WORK REQUIRED: Word for word, restate the lines from the start of the data below through the line containing "of age 21+.".
:: PROVIDED DATA ::
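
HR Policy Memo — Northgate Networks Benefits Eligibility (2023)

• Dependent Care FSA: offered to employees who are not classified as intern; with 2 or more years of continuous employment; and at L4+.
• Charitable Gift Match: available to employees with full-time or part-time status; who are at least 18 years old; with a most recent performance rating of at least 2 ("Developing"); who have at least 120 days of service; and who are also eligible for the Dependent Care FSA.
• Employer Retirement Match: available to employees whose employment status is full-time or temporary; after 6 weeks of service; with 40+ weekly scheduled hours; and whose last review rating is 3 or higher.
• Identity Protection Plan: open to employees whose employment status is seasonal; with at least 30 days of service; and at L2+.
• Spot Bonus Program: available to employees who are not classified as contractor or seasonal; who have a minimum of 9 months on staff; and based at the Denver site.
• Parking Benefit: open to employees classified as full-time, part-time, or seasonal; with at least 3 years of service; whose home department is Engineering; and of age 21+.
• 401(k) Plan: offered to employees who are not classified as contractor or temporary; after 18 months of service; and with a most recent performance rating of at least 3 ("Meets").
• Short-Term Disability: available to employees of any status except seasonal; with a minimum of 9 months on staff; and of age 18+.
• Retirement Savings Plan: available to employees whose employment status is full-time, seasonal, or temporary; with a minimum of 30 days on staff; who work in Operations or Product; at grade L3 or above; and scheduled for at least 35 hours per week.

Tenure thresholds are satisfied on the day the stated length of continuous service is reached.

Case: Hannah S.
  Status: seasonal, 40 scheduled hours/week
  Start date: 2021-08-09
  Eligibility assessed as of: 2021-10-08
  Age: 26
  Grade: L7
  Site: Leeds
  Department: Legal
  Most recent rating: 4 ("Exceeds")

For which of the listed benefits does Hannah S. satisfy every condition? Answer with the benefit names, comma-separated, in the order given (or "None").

Service from 2021-08-09 to 2021-10-08: 60 days.
Dependent Care FSA — status seasonal ✓ (not excluded); service 60 days < 2 years (≈730 days) ✗ → not eligible.
Charitable Gift Match — status seasonal ✗ (requires full-time or part-time) → not eligible.
Employer Retirement Match — status seasonal ✗ (requires full-time or temporary) → not eligible.
Identity Protection Plan — status seasonal ✓; service 60 days ≥ 30 days ✓; grade L7 ≥ L2 ✓ → eligible.
Spot Bonus Program — status seasonal ✗ (excluded) → not eligible.
Parking Benefit — status seasonal ✓; service 60 days < 3 years (≈1095 days) ✗ → not eligible.
401(k) Plan — status seasonal ✓ (not excluded); service 60 days < 18 months (≈540 days) ✗ → not eligible.
Short-Term Disability — status seasonal ✗ (excluded) → not eligible.
Retirement Savings Plan — status seasonal ✓; service 60 days ≥ 30 days ✓; dept Legal ✗ → not eligible.

Identity Protection Plan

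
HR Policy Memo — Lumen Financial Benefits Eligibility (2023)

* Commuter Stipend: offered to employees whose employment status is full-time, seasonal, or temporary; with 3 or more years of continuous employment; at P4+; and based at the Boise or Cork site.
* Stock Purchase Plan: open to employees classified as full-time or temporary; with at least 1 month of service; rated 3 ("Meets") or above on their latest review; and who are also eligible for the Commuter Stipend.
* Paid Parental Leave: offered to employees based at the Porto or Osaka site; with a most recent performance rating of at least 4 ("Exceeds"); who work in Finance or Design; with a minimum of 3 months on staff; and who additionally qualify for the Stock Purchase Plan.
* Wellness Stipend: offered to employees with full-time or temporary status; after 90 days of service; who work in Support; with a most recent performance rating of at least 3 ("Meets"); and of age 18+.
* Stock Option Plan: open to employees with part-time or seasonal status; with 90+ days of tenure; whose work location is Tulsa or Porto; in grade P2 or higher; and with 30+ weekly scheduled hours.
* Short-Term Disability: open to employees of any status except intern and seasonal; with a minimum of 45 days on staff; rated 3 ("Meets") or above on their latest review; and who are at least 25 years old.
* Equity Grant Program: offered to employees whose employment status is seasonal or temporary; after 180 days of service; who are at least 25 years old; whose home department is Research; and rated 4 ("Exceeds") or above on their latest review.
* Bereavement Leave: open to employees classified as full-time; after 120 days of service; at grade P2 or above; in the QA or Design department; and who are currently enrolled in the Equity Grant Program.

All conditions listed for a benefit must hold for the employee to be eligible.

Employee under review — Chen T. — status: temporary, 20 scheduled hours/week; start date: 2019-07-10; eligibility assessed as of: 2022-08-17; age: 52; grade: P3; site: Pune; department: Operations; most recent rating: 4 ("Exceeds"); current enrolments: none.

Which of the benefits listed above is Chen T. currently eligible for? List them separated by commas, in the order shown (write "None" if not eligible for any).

Service from 2019-07-10 to 2022-08-17: 1134 days.
Commuter Stipend — status temporary ✓; service 1134 days ≥ 3 years (≈1095 days) ✓; grade P3 < P4 ✗ → not eligible.
Stock Purchase Plan — status temporary ✓; service 1134 days ≥ 1 month (≈30 days) ✓; rating 4 ≥ 3 ✓; not eligible for Commuter Stipend ✗ → not eligible.
Paid Parental Leave — site Pune ✗ (not Porto or Osaka) → not eligible.
Wellness Stipend — status temporary ✓; service 1134 days ≥ 90 days ✓; dept Operations ✗ → not eligible.
Stock Option Plan — status temporary ✗ (requires part-time or seasonal) → not eligible.
Short-Term Disability — status temporary ✓ (not excluded); service 1134 days ≥ 45 days ✓; rating 4 ≥ 3 ✓; age 52 ≥ 25 ✓ → eligible.
Equity Grant Program — status temporary ✓; service 1134 days ≥ 180 days ✓; age 52 ≥ 25 ✓; dept Operations ✗ → not eligible.
Bereavement Leave — status temporary ✗ (requires full-time) → not eligible.

Short-Term Disability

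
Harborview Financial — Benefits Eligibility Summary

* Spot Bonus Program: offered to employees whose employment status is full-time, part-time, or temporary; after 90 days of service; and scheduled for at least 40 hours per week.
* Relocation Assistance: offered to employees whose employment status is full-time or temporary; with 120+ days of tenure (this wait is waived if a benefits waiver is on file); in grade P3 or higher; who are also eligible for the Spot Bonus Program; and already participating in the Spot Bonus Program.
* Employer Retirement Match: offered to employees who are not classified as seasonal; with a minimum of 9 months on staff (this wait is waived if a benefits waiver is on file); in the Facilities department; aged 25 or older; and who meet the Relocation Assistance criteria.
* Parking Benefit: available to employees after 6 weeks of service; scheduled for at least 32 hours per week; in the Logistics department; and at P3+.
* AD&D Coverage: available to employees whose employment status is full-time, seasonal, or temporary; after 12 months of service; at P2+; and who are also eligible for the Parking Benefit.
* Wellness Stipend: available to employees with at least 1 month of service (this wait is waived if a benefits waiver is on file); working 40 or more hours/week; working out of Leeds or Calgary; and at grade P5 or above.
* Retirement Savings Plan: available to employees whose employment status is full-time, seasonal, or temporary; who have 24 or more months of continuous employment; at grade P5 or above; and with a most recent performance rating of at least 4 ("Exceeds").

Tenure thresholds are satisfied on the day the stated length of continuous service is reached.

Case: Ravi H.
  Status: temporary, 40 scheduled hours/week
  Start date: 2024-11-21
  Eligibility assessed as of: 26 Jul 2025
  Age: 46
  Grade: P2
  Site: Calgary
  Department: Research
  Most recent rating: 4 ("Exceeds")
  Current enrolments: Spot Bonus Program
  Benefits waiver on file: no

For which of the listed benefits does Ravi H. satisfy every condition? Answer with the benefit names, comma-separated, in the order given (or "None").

Spot Bonus Program

Service from 2024-11-21 to 26 Jul 2025: 247 days.
Spot Bonus Program — status temporary ✓; service 247 days ≥ 90 days ✓; 40 hrs/wk ≥ 40 ✓ → eligible.
Relocation Assistance — status temporary ✓; no waiver, service 247 days ≥ 120 days ✓; grade P2 < P3 ✗ → not eligible.
Employer Retirement Match — status temporary ✓ (not excluded); no waiver, service 247 days < 9 months (≈270 days) ✗ → not eligible.
Parking Benefit — service 247 days ≥ 6 weeks (≈42 days) ✓; 40 hrs/wk ≥ 32 ✓; dept Research ✗ → not eligible.
AD&D Coverage — status temporary ✓; service 247 days < 12 months (≈360 days) ✗ → not eligible.
Wellness Stipend — no waiver, service 247 days ≥ 1 month (≈30 days) ✓; 40 hrs/wk ≥ 40 ✓; site Calgary ✓; grade P2 < P5 ✗ → not eligible.
Retirement Savings Plan — status temporary ✓; service 247 days < 24 months (≈720 days) ✗ → not eligible.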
:::
WRITTEN RESPONSE:
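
HR Policy Memo — Northgate Networks Benefits Eligibility (2023)

• Dependent Care FSA: offered to employees who are not classified as intern; with 2 or more years of continuous employment; and at L4+.
• Charitable Gift Match: available to employees with full-time or part-time status; who are at least 18 years old; with a most recent performance rating of at least 2 ("Developing"); who have at least 120 days of service; and who are also eligible for the Dependent Care FSA.
• Employer Retirement Match: available to employees whose employment status is full-time or temporary; after 6 weeks of service; with 40+ weekly scheduled hours; and whose last review rating is 3 or higher.
• Identity Protection Plan: open to employees whose employment status is seasonal; with at least 30 days of service; and at L2+.
• Spot Bonus Program: available to employees who are not classified as contractor or seasonal; who have a minimum of 9 months on staff; and based at the Denver site.
• Parking Benefit: open to employees classified as full-time, part-time, or seasonal; with at least 3 years of service; whose home department is Engineering; and of age 21+.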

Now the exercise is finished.